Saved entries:
========

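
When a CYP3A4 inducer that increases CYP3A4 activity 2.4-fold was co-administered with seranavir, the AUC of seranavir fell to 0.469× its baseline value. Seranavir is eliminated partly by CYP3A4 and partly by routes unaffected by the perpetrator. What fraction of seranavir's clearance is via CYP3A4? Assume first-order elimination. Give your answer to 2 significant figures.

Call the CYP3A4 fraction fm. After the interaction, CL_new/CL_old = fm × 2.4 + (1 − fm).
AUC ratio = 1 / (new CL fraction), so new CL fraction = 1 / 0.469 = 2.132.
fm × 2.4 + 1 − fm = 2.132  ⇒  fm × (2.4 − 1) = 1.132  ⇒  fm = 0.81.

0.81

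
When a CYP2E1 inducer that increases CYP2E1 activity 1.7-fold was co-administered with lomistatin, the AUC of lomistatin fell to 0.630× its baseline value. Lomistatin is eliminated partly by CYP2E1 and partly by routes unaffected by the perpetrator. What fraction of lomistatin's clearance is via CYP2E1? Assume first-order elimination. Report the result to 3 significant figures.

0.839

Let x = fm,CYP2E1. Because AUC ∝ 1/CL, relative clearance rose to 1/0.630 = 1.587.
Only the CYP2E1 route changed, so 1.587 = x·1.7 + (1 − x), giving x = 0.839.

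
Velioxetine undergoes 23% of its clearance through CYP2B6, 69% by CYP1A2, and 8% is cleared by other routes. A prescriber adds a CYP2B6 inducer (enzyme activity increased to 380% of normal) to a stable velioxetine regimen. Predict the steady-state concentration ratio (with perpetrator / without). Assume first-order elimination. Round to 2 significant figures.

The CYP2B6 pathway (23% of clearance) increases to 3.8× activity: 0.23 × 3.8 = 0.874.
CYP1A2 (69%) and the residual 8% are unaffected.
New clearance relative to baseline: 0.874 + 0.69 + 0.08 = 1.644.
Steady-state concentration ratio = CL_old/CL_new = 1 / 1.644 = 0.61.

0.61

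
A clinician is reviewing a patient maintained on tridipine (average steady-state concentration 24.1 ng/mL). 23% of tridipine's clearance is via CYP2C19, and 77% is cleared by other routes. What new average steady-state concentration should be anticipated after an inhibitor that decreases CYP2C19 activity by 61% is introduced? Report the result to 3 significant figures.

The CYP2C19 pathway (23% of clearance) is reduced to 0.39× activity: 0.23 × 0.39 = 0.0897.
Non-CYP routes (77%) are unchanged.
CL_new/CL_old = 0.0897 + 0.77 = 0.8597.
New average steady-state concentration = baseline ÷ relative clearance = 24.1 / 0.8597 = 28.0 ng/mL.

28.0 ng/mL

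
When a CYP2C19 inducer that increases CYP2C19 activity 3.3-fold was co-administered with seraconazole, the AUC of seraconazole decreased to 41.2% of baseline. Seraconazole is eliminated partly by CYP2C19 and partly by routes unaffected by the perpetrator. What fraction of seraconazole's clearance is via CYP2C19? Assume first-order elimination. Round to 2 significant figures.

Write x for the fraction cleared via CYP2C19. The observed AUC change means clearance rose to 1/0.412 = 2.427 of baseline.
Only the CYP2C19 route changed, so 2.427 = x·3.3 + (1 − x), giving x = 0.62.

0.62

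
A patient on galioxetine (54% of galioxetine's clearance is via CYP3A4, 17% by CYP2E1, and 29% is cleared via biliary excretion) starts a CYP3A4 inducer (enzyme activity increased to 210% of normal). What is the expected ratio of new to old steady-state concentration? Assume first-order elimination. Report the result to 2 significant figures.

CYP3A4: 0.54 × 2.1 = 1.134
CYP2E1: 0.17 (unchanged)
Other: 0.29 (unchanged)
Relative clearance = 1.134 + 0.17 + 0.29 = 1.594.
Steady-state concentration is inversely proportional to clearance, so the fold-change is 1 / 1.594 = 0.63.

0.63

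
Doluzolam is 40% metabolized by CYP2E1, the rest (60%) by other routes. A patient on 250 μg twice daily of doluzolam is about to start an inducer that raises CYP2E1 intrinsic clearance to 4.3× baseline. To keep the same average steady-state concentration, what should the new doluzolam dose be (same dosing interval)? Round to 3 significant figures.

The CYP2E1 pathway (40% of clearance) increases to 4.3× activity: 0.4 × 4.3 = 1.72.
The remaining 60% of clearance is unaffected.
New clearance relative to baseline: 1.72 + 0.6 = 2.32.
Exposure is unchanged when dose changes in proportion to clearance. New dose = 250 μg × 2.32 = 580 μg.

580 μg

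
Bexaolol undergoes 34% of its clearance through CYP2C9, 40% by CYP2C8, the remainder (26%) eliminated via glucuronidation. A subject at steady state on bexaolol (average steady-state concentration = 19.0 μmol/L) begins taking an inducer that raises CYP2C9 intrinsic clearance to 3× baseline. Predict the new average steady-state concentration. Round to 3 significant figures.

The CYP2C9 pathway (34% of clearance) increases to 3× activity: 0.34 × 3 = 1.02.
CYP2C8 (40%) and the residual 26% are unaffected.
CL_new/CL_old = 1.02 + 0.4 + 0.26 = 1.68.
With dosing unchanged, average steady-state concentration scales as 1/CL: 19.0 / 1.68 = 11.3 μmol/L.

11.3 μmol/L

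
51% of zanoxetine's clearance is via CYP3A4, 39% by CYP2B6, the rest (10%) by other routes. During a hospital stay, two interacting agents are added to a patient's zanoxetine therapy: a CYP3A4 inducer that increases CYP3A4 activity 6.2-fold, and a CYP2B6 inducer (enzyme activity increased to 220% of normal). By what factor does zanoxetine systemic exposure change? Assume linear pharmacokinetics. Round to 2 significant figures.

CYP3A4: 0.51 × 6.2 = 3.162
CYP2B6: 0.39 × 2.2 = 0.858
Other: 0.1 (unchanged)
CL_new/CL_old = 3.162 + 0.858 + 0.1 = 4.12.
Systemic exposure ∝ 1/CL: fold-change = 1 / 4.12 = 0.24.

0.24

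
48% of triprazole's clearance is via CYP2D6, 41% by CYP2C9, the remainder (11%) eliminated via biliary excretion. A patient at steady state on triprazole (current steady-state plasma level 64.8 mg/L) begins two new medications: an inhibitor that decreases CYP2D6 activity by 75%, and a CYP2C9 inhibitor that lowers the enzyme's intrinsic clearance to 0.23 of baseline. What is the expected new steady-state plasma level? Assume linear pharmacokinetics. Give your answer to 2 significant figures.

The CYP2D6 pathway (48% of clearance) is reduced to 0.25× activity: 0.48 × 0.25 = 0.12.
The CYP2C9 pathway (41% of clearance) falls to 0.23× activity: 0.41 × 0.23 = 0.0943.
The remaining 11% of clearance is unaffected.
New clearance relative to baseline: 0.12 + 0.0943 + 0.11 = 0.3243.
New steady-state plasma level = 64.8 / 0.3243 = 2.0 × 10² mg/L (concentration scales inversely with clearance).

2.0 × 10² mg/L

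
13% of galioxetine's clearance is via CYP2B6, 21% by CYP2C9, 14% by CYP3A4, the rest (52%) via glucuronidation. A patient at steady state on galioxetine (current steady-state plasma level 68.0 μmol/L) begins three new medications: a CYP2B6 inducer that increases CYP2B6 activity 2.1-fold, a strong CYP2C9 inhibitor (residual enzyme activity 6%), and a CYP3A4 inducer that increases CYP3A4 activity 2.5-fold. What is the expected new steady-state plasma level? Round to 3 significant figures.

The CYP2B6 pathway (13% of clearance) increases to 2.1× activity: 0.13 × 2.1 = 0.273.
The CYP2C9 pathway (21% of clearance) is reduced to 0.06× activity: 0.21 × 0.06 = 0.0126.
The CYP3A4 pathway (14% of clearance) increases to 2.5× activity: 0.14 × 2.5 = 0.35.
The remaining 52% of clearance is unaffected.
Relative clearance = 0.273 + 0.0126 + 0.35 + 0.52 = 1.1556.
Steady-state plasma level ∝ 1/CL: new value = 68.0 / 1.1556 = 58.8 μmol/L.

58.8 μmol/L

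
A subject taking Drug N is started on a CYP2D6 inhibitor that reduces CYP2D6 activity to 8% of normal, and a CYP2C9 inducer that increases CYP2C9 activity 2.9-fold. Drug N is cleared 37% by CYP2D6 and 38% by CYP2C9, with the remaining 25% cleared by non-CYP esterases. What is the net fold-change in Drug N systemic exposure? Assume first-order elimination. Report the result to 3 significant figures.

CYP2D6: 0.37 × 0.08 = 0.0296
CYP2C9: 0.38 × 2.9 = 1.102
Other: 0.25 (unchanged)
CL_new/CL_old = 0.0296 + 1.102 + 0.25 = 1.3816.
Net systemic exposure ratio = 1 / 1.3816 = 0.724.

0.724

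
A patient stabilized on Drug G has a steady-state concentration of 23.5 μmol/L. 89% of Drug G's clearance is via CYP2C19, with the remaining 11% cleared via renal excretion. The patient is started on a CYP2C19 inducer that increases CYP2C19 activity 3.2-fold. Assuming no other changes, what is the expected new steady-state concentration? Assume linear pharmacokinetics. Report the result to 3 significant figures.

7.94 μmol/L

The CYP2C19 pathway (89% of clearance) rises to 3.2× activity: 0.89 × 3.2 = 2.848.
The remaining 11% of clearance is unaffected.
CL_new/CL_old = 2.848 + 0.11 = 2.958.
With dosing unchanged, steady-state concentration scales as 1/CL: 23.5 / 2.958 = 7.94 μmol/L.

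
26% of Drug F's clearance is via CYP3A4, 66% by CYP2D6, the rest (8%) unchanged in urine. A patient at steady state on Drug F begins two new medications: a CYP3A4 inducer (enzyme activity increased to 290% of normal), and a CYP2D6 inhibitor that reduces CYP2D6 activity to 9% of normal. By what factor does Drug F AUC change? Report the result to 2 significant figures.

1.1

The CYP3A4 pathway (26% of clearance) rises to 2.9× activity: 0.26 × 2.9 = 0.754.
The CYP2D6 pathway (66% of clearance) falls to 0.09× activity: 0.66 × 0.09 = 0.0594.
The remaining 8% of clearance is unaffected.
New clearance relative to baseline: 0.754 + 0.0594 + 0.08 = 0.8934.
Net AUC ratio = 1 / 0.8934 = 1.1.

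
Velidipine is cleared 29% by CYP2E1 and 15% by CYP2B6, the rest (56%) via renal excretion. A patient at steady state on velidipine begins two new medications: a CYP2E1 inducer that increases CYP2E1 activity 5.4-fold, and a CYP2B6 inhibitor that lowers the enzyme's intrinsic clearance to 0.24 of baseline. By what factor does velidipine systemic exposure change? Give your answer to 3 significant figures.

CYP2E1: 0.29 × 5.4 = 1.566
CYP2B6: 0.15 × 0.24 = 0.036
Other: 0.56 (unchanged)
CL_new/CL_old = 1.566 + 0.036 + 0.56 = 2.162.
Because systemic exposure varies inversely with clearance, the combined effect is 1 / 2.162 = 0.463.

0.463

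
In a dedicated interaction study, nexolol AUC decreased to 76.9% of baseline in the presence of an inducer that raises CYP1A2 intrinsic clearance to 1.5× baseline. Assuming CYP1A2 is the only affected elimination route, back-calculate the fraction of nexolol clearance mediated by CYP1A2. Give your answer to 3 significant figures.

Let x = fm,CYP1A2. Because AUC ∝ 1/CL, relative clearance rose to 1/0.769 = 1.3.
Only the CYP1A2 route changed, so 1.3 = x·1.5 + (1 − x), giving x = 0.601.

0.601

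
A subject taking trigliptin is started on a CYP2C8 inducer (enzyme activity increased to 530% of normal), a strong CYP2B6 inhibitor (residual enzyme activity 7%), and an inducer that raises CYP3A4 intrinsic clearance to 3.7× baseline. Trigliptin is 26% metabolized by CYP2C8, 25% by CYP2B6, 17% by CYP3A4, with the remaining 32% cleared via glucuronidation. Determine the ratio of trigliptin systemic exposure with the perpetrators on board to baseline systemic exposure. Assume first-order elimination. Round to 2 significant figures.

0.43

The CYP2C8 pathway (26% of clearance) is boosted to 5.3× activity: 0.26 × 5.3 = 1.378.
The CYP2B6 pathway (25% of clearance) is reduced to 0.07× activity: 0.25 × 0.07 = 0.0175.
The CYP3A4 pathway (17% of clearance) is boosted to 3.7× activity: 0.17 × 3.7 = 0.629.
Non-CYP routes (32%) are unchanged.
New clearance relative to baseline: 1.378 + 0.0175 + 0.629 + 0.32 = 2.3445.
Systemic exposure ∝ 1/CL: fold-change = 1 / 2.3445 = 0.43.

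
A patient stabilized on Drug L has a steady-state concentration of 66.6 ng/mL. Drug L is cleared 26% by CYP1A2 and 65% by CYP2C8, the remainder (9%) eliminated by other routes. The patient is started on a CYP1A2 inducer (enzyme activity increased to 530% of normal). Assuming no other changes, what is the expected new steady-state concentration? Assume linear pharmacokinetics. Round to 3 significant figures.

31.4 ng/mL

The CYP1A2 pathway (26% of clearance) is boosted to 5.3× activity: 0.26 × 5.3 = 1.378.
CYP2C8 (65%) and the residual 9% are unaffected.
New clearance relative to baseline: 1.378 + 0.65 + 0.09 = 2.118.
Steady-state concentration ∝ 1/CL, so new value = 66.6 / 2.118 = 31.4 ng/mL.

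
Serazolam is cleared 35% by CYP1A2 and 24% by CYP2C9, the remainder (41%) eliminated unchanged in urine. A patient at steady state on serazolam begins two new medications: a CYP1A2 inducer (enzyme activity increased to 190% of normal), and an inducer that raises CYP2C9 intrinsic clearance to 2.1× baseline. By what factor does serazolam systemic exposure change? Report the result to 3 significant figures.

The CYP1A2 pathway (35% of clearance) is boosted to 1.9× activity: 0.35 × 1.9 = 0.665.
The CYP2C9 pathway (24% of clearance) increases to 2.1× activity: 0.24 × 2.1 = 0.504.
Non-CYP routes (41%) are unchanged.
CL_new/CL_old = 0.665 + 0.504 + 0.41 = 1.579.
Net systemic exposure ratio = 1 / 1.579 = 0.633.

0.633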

========

Task instructions:
Quote, without alteration, the final stretch of the entries: the line with "A patient stabilized on Drug L" onward to the last line.

Task answer:
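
A patient stabilized on Drug L has a steady-state concentration of 66.6 ng/mL. Drug L is cleared 26% by CYP1A2 and 65% by CYP2C8, the remainder (9%) eliminated by other routes. The patient is started on a CYP1A2 inducer (enzyme activity increased to 530% of normal). Assuming no other changes, what is the expected new steady-state concentration? Assume linear pharmacokinetics. Round to 3 significant figures.

31.4 ng/mL

The CYP1A2 pathway (26% of clearance) is boosted to 5.3× activity: 0.26 × 5.3 = 1.378.
CYP2C8 (65%) and the residual 9% are unaffected.
New clearance relative to baseline: 1.378 + 0.65 + 0.09 = 2.118.
Steady-state concentration ∝ 1/CL, so new value = 66.6 / 2.118 = 31.4 ng/mL.

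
Serazolam is cleared 35% by CYP1A2 and 24% by CYP2C9, the remainder (41%) eliminated unchanged in urine. A patient at steady state on serazolam begins two new medications: a CYP1A2 inducer (enzyme activity increased to 190% of normal), and an inducer that raises CYP2C9 intrinsic clearance to 2.1× baseline. By what factor does serazolam systemic exposure change? Report the result to 3 significant figures.

The CYP1A2 pathway (35% of clearance) is boosted to 1.9× activity: 0.35 × 1.9 = 0.665.
The CYP2C9 pathway (24% of clearance) increases to 2.1× activity: 0.24 × 2.1 = 0.504.
Non-CYP routes (41%) are unchanged.
CL_new/CL_old = 0.665 + 0.504 + 0.41 = 1.579.
Net systemic exposure ratio = 1 / 1.579 = 0.633.

0.633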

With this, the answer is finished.